# [Dataset entries]
*-*-*

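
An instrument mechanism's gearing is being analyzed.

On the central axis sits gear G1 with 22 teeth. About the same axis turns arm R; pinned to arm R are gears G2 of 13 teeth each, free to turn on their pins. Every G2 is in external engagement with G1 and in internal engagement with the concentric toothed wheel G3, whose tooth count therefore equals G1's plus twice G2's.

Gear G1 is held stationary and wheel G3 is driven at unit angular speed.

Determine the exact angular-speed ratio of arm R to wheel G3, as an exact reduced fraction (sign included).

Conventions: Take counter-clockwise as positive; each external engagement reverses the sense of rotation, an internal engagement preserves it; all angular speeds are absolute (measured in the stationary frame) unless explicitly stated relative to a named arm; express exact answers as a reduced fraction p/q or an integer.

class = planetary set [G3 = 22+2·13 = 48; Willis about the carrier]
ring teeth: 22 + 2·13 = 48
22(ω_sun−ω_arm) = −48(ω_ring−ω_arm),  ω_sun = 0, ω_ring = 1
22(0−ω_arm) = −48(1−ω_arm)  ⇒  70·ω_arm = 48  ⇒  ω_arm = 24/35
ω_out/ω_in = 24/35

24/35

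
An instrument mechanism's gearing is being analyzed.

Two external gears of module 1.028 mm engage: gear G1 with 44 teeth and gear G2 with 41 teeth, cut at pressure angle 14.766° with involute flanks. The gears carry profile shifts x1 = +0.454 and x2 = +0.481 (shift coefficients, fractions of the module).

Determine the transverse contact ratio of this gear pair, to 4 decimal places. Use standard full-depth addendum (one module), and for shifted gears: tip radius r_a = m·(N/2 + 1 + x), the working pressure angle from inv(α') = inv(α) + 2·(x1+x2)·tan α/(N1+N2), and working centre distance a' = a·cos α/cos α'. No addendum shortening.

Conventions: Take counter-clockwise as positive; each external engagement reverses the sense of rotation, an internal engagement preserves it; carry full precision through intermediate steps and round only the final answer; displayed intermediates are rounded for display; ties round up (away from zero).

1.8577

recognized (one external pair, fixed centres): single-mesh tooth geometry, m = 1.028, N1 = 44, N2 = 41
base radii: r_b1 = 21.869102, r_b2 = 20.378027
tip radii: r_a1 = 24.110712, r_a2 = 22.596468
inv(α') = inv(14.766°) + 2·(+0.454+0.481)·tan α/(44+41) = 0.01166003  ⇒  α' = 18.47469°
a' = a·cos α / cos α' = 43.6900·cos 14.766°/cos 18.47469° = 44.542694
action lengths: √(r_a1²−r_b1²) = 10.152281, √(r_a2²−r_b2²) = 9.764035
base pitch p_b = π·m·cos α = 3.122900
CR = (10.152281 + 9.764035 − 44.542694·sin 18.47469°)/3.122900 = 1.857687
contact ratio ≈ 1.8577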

*-*-*

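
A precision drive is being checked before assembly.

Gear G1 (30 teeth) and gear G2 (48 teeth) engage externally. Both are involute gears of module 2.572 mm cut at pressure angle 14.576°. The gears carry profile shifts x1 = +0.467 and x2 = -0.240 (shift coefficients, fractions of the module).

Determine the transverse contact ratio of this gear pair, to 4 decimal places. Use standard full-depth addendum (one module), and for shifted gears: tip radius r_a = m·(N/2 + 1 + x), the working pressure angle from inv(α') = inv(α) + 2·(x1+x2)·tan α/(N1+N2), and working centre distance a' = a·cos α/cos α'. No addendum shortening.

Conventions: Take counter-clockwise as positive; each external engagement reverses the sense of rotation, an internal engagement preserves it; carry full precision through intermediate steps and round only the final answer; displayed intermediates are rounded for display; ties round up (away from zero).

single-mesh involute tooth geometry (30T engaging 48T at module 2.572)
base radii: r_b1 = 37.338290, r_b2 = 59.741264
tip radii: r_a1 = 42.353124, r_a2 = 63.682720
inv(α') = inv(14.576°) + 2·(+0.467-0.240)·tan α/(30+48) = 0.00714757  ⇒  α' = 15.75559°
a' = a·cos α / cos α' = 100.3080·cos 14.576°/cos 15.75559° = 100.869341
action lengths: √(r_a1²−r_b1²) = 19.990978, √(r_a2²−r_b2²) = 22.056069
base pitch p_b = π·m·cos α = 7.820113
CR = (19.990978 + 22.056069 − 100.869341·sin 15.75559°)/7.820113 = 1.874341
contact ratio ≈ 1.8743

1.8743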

*-*-*

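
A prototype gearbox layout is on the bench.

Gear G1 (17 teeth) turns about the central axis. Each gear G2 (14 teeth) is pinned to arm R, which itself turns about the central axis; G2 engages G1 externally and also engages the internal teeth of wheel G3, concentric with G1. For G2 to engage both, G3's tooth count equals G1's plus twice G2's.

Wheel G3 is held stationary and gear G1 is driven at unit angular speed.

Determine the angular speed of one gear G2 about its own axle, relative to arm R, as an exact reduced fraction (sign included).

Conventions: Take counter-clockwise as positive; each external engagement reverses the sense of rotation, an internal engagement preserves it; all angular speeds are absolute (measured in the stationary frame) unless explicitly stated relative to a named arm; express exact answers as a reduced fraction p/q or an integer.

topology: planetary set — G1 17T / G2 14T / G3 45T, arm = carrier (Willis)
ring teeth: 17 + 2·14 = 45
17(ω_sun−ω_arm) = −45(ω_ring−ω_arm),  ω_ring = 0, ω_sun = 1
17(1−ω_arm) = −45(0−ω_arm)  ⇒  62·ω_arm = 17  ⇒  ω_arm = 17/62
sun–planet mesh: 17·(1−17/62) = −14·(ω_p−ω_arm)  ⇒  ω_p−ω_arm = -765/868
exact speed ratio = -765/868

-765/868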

*-*-*

# [AIM OF THE EXERCISE]
Please copy every line of the data that carries the string "concentric".

# [YOUR RESPONSE]
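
On the central axis sits gear G1 with 22 teeth. About the same axis turns arm R; pinned to arm R are gears G2 of 13 teeth each, free to turn on their pins. Every G2 is in external engagement with G1 and in internal engagement with the concentric toothed wheel G3, whose tooth count therefore equals G1's plus twice G2's.
Gear G1 (17 teeth) turns about the central axis. Each gear G2 (14 teeth) is pinned to arm R, which itself turns about the central axis; G2 engages G1 externally and also engages the internal teeth of wheel G3, concentric with G1. For G2 to engage both, G3's tooth count equals G1's plus twice G2's.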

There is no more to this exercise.